[WHAT TO PRODUCE]: The job is to output each record again, character for character.

[THE INPUT]:

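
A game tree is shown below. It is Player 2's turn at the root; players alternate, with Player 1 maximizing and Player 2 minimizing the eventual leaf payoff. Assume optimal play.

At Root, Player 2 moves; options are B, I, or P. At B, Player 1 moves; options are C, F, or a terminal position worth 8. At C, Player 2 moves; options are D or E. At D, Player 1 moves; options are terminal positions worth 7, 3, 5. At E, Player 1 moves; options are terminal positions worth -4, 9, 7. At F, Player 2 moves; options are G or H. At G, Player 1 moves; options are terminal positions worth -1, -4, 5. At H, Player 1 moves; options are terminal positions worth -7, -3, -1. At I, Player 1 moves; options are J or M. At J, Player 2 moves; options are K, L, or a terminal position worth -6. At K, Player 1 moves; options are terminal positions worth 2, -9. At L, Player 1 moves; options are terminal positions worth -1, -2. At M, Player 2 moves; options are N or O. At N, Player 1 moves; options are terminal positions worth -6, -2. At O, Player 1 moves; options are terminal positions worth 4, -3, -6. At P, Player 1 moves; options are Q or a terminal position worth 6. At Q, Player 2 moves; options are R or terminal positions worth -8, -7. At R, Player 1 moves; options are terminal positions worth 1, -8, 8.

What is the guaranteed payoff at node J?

K: max(2, -9) = 2
L: max(-1, -2) = -1
J: min(2, -1, -6) = -6

-6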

[SOLUTION BELOW]:
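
A game tree is shown below. It is Player 2's turn at the root; players alternate, with Player 1 maximizing and Player 2 minimizing the eventual leaf payoff. Assume optimal play.

At Root, Player 2 moves; options are B, I, or P. At B, Player 1 moves; options are C, F, or a terminal position worth 8. At C, Player 2 moves; options are D or E. At D, Player 1 moves; options are terminal positions worth 7, 3, 5. At E, Player 1 moves; options are terminal positions worth -4, 9, 7. At F, Player 2 moves; options are G or H. At G, Player 1 moves; options are terminal positions worth -1, -4, 5. At H, Player 1 moves; options are terminal positions worth -7, -3, -1. At I, Player 1 moves; options are J or M. At J, Player 2 moves; options are K, L, or a terminal position worth -6. At K, Player 1 moves; options are terminal positions worth 2, -9. At L, Player 1 moves; options are terminal positions worth -1, -2. At M, Player 2 moves; options are N or O. At N, Player 1 moves; options are terminal positions worth -6, -2. At O, Player 1 moves; options are terminal positions worth 4, -3, -6. At P, Player 1 moves; options are Q or a terminal position worth 6. At Q, Player 2 moves; options are R or terminal positions worth -8, -7. At R, Player 1 moves; options are terminal positions worth 1, -8, 8.

What is the guaranteed payoff at node J?

K: max(2, -9) = 2
L: max(-1, -2) = -1
J: min(2, -1, -6) = -6

-6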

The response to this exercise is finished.